• **Records**
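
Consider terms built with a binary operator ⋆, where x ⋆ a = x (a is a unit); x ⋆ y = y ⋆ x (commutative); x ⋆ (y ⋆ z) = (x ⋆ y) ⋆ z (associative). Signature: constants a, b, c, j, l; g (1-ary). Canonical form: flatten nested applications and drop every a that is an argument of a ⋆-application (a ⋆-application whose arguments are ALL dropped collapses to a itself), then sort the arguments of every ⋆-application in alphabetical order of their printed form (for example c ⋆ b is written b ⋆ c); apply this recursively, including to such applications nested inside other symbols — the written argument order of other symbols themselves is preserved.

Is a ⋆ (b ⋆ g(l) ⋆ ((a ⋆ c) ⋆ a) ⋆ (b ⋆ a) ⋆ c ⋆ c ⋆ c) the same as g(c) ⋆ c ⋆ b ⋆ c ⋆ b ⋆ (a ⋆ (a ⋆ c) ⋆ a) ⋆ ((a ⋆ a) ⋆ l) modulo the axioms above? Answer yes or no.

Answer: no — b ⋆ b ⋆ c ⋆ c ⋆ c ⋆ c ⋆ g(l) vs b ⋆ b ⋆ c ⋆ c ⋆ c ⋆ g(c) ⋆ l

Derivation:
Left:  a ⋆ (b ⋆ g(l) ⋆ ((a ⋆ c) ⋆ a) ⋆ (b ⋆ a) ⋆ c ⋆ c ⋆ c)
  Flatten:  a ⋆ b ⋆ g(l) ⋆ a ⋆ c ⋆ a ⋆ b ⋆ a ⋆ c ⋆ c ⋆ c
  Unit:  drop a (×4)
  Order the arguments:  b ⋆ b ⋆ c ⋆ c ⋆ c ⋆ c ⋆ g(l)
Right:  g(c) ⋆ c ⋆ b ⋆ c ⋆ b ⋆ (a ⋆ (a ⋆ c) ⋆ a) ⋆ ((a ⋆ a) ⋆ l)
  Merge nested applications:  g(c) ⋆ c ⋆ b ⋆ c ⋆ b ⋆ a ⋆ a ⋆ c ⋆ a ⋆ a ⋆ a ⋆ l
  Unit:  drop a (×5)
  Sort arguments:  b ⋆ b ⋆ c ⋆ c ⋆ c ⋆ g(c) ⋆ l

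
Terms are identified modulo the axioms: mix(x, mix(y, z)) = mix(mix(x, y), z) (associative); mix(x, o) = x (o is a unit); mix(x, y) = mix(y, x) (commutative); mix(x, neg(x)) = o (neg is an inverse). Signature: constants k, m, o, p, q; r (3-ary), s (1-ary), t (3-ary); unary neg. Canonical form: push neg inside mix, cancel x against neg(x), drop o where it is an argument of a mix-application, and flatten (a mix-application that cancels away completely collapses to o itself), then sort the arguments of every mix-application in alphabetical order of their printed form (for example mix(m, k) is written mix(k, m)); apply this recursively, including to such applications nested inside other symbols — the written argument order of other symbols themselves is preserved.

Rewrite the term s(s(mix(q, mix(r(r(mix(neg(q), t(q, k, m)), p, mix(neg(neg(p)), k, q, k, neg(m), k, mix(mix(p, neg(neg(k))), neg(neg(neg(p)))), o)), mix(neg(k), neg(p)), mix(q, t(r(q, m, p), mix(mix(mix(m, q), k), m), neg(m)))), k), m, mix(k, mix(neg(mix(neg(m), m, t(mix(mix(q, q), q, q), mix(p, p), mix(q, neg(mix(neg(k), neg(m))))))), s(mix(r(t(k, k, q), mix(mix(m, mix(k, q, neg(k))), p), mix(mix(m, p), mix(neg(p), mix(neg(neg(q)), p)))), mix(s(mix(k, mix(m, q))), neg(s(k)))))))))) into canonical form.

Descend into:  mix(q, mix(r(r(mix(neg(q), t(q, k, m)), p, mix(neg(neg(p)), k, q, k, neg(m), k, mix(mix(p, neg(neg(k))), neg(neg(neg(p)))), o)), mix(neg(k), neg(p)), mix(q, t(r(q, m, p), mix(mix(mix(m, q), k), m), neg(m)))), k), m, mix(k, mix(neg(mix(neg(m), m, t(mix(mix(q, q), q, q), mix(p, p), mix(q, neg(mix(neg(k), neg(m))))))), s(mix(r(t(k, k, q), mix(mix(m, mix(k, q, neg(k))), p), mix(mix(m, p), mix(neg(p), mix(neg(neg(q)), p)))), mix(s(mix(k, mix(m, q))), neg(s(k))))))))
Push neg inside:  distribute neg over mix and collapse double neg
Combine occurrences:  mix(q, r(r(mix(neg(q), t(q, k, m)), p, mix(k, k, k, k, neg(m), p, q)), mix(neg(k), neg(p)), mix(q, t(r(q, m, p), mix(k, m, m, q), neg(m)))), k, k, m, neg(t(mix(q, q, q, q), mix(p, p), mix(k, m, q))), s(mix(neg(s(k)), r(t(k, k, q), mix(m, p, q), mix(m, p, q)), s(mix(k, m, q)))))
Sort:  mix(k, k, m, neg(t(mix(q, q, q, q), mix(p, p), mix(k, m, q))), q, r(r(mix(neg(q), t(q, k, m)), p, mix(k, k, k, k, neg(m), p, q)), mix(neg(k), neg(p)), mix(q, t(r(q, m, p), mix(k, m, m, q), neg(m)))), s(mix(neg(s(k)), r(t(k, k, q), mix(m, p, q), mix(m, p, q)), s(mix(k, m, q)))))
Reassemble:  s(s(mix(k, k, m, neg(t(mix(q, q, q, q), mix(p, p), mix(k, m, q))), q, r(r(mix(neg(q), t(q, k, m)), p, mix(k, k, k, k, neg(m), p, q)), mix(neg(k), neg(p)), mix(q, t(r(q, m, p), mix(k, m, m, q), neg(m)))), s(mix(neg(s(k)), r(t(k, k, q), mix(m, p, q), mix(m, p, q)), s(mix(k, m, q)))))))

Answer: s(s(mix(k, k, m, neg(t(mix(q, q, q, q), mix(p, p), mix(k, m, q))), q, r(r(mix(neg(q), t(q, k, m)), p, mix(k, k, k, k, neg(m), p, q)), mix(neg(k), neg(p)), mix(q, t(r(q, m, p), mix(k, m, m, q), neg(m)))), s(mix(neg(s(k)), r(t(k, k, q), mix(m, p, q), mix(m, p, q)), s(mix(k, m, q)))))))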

• **What is being asked**
Return the full listing. Keep each line exactly as it stands.

• **Exercise answer**
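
Consider terms built with a binary operator ⋆, where x ⋆ a = x (a is a unit); x ⋆ y = y ⋆ x (commutative); x ⋆ (y ⋆ z) = (x ⋆ y) ⋆ z (associative). Signature: constants a, b, c, j, l; g (1-ary). Canonical form: flatten nested applications and drop every a that is an argument of a ⋆-application (a ⋆-application whose arguments are ALL dropped collapses to a itself), then sort the arguments of every ⋆-application in alphabetical order of their printed form (for example c ⋆ b is written b ⋆ c); apply this recursively, including to such applications nested inside other symbols — the written argument order of other symbols themselves is preserved.

Is a ⋆ (b ⋆ g(l) ⋆ ((a ⋆ c) ⋆ a) ⋆ (b ⋆ a) ⋆ c ⋆ c ⋆ c) the same as g(c) ⋆ c ⋆ b ⋆ c ⋆ b ⋆ (a ⋆ (a ⋆ c) ⋆ a) ⋆ ((a ⋆ a) ⋆ l) modulo the axioms above? Answer yes or no.

Answer: no — b ⋆ b ⋆ c ⋆ c ⋆ c ⋆ c ⋆ g(l) vs b ⋆ b ⋆ c ⋆ c ⋆ c ⋆ g(c) ⋆ l

Derivation:
Left:  a ⋆ (b ⋆ g(l) ⋆ ((a ⋆ c) ⋆ a) ⋆ (b ⋆ a) ⋆ c ⋆ c ⋆ c)
  Flatten:  a ⋆ b ⋆ g(l) ⋆ a ⋆ c ⋆ a ⋆ b ⋆ a ⋆ c ⋆ c ⋆ c
  Unit:  drop a (×4)
  Order the arguments:  b ⋆ b ⋆ c ⋆ c ⋆ c ⋆ c ⋆ g(l)
Right:  g(c) ⋆ c ⋆ b ⋆ c ⋆ b ⋆ (a ⋆ (a ⋆ c) ⋆ a) ⋆ ((a ⋆ a) ⋆ l)
  Merge nested applications:  g(c) ⋆ c ⋆ b ⋆ c ⋆ b ⋆ a ⋆ a ⋆ c ⋆ a ⋆ a ⋆ a ⋆ l
  Unit:  drop a (×5)
  Sort arguments:  b ⋆ b ⋆ c ⋆ c ⋆ c ⋆ g(c) ⋆ l

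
Terms are identified modulo the axioms: mix(x, mix(y, z)) = mix(mix(x, y), z) (associative); mix(x, o) = x (o is a unit); mix(x, y) = mix(y, x) (commutative); mix(x, neg(x)) = o (neg is an inverse). Signature: constants k, m, o, p, q; r (3-ary), s (1-ary), t (3-ary); unary neg. Canonical form: push neg inside mix, cancel x against neg(x), drop o where it is an argument of a mix-application, and flatten (a mix-application that cancels away completely collapses to o itself), then sort the arguments of every mix-application in alphabetical order of their printed form (for example mix(m, k) is written mix(k, m)); apply this recursively, including to such applications nested inside other symbols — the written argument order of other symbols themselves is preserved.

Rewrite the term s(s(mix(q, mix(r(r(mix(neg(q), t(q, k, m)), p, mix(neg(neg(p)), k, q, k, neg(m), k, mix(mix(p, neg(neg(k))), neg(neg(neg(p)))), o)), mix(neg(k), neg(p)), mix(q, t(r(q, m, p), mix(mix(mix(m, q), k), m), neg(m)))), k), m, mix(k, mix(neg(mix(neg(m), m, t(mix(mix(q, q), q, q), mix(p, p), mix(q, neg(mix(neg(k), neg(m))))))), s(mix(r(t(k, k, q), mix(mix(m, mix(k, q, neg(k))), p), mix(mix(m, p), mix(neg(p), mix(neg(neg(q)), p)))), mix(s(mix(k, mix(m, q))), neg(s(k)))))))))) into canonical form.

Descend into:  mix(q, mix(r(r(mix(neg(q), t(q, k, m)), p, mix(neg(neg(p)), k, q, k, neg(m), k, mix(mix(p, neg(neg(k))), neg(neg(neg(p)))), o)), mix(neg(k), neg(p)), mix(q, t(r(q, m, p), mix(mix(mix(m, q), k), m), neg(m)))), k), m, mix(k, mix(neg(mix(neg(m), m, t(mix(mix(q, q), q, q), mix(p, p), mix(q, neg(mix(neg(k), neg(m))))))), s(mix(r(t(k, k, q), mix(mix(m, mix(k, q, neg(k))), p), mix(mix(m, p), mix(neg(p), mix(neg(neg(q)), p)))), mix(s(mix(k, mix(m, q))), neg(s(k))))))))
Push neg inside:  distribute neg over mix and collapse double neg
Combine occurrences:  mix(q, r(r(mix(neg(q), t(q, k, m)), p, mix(k, k, k, k, neg(m), p, q)), mix(neg(k), neg(p)), mix(q, t(r(q, m, p), mix(k, m, m, q), neg(m)))), k, k, m, neg(t(mix(q, q, q, q), mix(p, p), mix(k, m, q))), s(mix(neg(s(k)), r(t(k, k, q), mix(m, p, q), mix(m, p, q)), s(mix(k, m, q)))))
Sort:  mix(k, k, m, neg(t(mix(q, q, q, q), mix(p, p), mix(k, m, q))), q, r(r(mix(neg(q), t(q, k, m)), p, mix(k, k, k, k, neg(m), p, q)), mix(neg(k), neg(p)), mix(q, t(r(q, m, p), mix(k, m, m, q), neg(m)))), s(mix(neg(s(k)), r(t(k, k, q), mix(m, p, q), mix(m, p, q)), s(mix(k, m, q)))))
Reassemble:  s(s(mix(k, k, m, neg(t(mix(q, q, q, q), mix(p, p), mix(k, m, q))), q, r(r(mix(neg(q), t(q, k, m)), p, mix(k, k, k, k, neg(m), p, q)), mix(neg(k), neg(p)), mix(q, t(r(q, m, p), mix(k, m, m, q), neg(m)))), s(mix(neg(s(k)), r(t(k, k, q), mix(m, p, q), mix(m, p, q)), s(mix(k, m, q)))))))

Answer: s(s(mix(k, k, m, neg(t(mix(q, q, q, q), mix(p, p), mix(k, m, q))), q, r(r(mix(neg(q), t(q, k, m)), p, mix(k, k, k, k, neg(m), p, q)), mix(neg(k), neg(p)), mix(q, t(r(q, m, p), mix(k, m, m, q), neg(m)))), s(mix(neg(s(k)), r(t(k, k, q), mix(m, p, q), mix(m, p, q)), s(mix(k, m, q)))))))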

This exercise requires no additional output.